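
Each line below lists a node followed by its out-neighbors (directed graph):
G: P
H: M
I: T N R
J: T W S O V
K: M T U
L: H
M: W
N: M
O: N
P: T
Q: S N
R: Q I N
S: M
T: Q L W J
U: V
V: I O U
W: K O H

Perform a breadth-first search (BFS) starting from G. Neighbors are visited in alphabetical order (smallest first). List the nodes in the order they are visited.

G P T J L Q W O S V H N K M I U R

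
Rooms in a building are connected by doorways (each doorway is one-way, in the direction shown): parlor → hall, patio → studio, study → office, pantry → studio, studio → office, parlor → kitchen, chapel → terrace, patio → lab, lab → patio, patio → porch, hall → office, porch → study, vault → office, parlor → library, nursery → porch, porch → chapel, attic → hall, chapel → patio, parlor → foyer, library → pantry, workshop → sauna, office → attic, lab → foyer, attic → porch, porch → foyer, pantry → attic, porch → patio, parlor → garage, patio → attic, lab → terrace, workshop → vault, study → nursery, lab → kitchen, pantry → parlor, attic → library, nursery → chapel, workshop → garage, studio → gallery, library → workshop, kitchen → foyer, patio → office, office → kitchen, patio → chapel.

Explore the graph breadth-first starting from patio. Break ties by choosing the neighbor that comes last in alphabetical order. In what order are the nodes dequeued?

Visit patio; enqueue studio, porch, office, lab, chapel, attic → queue [studio, porch, office, lab, chapel, attic]
Visit studio; enqueue gallery → queue [porch, office, lab, chapel, attic, gallery]
Visit porch; enqueue study, foyer → queue [office, lab, chapel, attic, gallery, study, foyer]
Visit office; enqueue kitchen → queue [lab, chapel, attic, gallery, study, foyer, kitchen]
Visit lab; enqueue terrace → queue [chapel, attic, gallery, study, foyer, kitchen, terrace]
Visit chapel → queue [attic, gallery, study, foyer, kitchen, terrace]
Visit attic; enqueue library, hall → queue [gallery, study, foyer, kitchen, terrace, library, hall]
Visit gallery → queue [study, foyer, kitchen, terrace, library, hall]
Visit study; enqueue nursery → queue [foyer, kitchen, terrace, library, hall, nursery]
Visit foyer → queue [kitchen, terrace, library, hall, nursery]
Visit kitchen → queue [terrace, library, hall, nursery]
Visit terrace → queue [library, hall, nursery]
Visit library; enqueue workshop, pantry → queue [hall, nursery, workshop, pantry]
Visit hall → queue [nursery, workshop, pantry]
Visit nursery → queue [workshop, pantry]
Visit workshop; enqueue vault, sauna, garage → queue [pantry, vault, sauna, garage]
Visit pantry; enqueue parlor → queue [vault, sauna, garage, parlor]
Visit vault → queue [sauna, garage, parlor]
Visit sauna → queue [garage, parlor]
Visit garage → queue [parlor]
Visit parlor → queue []

patio, studio, porch, office, lab, chapel, attic, gallery, study, foyer, kitchen, terrace, library, hall, nursery, workshop, pantry, vault, sauna, garage, parlor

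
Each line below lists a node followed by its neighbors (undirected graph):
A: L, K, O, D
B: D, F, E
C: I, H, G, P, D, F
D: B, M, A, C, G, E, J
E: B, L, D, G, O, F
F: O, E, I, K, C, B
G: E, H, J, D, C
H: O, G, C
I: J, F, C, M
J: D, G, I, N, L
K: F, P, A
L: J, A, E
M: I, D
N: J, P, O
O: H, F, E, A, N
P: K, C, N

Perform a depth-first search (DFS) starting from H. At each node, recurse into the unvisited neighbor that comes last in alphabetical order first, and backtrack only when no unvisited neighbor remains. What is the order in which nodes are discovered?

H -> O -> N -> P -> K -> F -> I -> M -> D -> J -> L -> E -> G -> C -> B -> A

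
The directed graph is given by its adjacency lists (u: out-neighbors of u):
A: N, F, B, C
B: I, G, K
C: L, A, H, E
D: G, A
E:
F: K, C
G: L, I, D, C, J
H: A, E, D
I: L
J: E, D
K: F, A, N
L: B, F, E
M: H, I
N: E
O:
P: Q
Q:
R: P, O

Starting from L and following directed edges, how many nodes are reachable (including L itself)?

BFS from L visits: L, B, F, E, I, G, K, C, D, J, A, N, H
Reachable nodes: 13 of 18 total.

13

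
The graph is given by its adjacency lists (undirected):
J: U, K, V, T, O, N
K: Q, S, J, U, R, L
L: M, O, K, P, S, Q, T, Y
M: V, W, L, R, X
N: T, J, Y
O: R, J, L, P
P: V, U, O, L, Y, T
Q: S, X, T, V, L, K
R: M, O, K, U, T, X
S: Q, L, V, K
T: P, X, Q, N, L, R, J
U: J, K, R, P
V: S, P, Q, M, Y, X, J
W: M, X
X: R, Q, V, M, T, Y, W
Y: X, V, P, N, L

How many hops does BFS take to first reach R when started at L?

2

Level 0: L
Level 1: K, M, O, P, Q, S, T, Y
Level 2: J, N, R, U, V, W, X
R first appears at level 2.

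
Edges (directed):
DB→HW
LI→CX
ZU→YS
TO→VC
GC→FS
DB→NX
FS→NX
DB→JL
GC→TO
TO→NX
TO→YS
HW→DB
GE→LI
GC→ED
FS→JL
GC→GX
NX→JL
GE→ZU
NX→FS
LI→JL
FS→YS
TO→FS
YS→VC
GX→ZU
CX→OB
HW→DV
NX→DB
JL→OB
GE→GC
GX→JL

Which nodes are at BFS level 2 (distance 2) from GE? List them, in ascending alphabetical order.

Level 0: GE
Level 1: GC, LI, ZU
Level 2: CX, ED, FS, GX, JL, TO, YS
Level 3: NX, OB, VC
Level 4: DB
Level 5: HW
Level 6: DV

CX, ED, FS, GX, JL, TO, YS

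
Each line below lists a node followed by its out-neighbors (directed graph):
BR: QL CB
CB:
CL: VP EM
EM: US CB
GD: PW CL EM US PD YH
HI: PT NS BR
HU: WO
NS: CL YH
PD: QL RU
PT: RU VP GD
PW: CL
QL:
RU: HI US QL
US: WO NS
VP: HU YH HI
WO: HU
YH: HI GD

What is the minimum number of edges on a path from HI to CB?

2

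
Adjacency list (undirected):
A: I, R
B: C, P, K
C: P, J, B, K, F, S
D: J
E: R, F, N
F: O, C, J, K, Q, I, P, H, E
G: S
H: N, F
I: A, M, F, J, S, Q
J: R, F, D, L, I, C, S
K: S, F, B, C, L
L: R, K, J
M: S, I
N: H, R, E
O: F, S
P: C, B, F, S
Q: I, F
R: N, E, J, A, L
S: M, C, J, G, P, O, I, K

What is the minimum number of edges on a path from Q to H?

Level 0: Q
Level 1: F, I
Level 2: A, C, E, H, J, K, M, O, P, S
Level 3: B, D, G, L, N, R
H first appears at level 2.

2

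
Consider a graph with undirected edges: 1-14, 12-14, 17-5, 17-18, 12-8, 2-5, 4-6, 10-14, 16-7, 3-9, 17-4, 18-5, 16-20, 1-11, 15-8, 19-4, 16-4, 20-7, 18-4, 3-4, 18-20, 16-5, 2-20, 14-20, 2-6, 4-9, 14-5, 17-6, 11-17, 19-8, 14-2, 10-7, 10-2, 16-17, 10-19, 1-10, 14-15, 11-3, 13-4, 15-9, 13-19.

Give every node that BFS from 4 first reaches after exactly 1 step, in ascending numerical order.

Level 0: 4
Level 1: 3, 6, 9, 13, 16, 17, 18, 19
Level 2: 2, 5, 7, 8, 10, 11, 15, 20
Level 3: 1, 12, 14

3, 6, 9, 13, 16, 17, 18, 19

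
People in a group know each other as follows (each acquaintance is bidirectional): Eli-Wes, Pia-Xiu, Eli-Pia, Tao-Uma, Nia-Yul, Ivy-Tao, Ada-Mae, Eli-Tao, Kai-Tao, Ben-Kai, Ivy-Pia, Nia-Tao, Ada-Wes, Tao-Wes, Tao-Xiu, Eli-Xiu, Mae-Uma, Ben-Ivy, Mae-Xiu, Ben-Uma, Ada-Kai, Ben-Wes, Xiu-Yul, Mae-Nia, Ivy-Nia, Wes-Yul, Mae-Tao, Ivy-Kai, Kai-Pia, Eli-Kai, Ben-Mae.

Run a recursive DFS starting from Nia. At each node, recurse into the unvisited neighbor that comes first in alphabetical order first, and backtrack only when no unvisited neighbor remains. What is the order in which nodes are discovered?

Visit Nia
Nia → Ivy
Ivy → Ben
Ben → Kai
Kai → Ada
Ada → Mae
Mae → Tao
Tao → Eli
Eli → Pia
Pia → Xiu
Xiu → Yul
Yul → Wes
Tao → Uma

Nia Ivy Ben Kai Ada Mae Tao Eli Pia Xiu Yul Wes Uma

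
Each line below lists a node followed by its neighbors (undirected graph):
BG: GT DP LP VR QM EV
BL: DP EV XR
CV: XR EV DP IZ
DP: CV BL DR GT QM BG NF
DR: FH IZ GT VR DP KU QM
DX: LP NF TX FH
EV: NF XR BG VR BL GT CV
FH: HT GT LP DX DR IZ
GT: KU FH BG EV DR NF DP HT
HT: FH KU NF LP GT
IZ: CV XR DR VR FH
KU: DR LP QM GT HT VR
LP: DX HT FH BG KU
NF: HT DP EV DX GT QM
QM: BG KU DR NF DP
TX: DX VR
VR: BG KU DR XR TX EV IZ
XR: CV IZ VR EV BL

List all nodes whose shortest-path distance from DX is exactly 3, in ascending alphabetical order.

BL, CV, XR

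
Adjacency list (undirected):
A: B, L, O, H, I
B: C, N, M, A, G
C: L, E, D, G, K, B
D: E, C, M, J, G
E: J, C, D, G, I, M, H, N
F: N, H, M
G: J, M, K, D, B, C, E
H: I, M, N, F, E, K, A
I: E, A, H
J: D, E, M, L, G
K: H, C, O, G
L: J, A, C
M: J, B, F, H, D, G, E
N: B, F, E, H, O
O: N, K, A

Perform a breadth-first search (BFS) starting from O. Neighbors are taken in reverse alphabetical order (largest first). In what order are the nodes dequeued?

Visit O; enqueue N, K, A → queue [N, K, A]
Visit N; enqueue H, F, E, B → queue [K, A, H, F, E, B]
Visit K; enqueue G, C → queue [A, H, F, E, B, G, C]
Visit A; enqueue L, I → queue [H, F, E, B, G, C, L, I]
Visit H; enqueue M → queue [F, E, B, G, C, L, I, M]
Visit F → queue [E, B, G, C, L, I, M]
Visit E; enqueue J, D → queue [B, G, C, L, I, M, J, D]
Visit B → queue [G, C, L, I, M, J, D]
Visit G → queue [C, L, I, M, J, D]
Visit C → queue [L, I, M, J, D]
Visit L → queue [I, M, J, D]
Visit I → queue [M, J, D]
Visit M → queue [J, D]
Visit J → queue [D]
Visit D → queue []

O, N, K, A, H, F, E, B, G, C, L, I, M, J, D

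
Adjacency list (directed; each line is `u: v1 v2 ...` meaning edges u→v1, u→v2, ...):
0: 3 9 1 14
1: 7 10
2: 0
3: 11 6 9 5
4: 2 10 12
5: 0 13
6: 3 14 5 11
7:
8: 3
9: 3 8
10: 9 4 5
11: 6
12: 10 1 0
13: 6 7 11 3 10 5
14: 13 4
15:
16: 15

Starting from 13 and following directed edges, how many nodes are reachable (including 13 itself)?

BFS from 13 visits: 13, 11, 10, 7, 6, 5, 3, 9, 4, 14, 0, 8, 12, 2, 1
Reachable nodes: 15 of 17 total.

15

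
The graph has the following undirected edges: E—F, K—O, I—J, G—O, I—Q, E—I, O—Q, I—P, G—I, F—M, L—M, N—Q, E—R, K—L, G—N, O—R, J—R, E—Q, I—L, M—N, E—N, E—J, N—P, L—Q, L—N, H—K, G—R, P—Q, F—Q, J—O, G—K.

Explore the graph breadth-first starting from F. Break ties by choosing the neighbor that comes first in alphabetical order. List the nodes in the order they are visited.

Visit F; enqueue E, M, Q → queue [E, M, Q]
Visit E; enqueue I, J, N, R → queue [M, Q, I, J, N, R]
Visit M; enqueue L → queue [Q, I, J, N, R, L]
Visit Q; enqueue O, P → queue [I, J, N, R, L, O, P]
Visit I; enqueue G → queue [J, N, R, L, O, P, G]
Visit J → queue [N, R, L, O, P, G]
Visit N → queue [R, L, O, P, G]
Visit R → queue [L, O, P, G]
Visit L; enqueue K → queue [O, P, G, K]
Visit O → queue [P, G, K]
Visit P → queue [G, K]
Visit G → queue [K]
Visit K; enqueue H → queue [H]
Visit H → queue []

F E M Q I J N R L O P G K H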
━━━━━━━━
WHAT TO DO - Only lines that contain the string "undirected" count; pick each one out of the records and copy it.

ANSWER TO THIS EXERCISE -
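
Each line below lists a node followed by its neighbors (undirected graph):
The graph is given by its adjacency lists (undirected):
Adjacency list (undirected):
Consider a graph with undirected edges: 1-14, 12-14, 17-5, 17-18, 12-8, 2-5, 4-6, 10-14, 16-7, 3-9, 17-4, 18-5, 16-20, 1-11, 15-8, 19-4, 16-4, 20-7, 18-4, 3-4, 18-20, 16-5, 2-20, 14-20, 2-6, 4-9, 14-5, 17-6, 11-17, 19-8, 14-2, 10-7, 10-2, 16-17, 10-19, 1-10, 14-15, 11-3, 13-4, 15-9, 13-19.
Each line below lists a node followed by its neighbors (undirected graph):
Adjacency list (undirected):
The graph has the following undirected edges: E—F, K—O, I—J, G—O, I—Q, E—I, O—Q, I—P, G—I, F—M, L—M, N—Q, E—R, K—L, G—N, O—R, J—R, E—Q, I—L, M—N, E—N, E—J, N—P, L—Q, L—N, H—K, G—R, P—Q, F—Q, J—O, G—K.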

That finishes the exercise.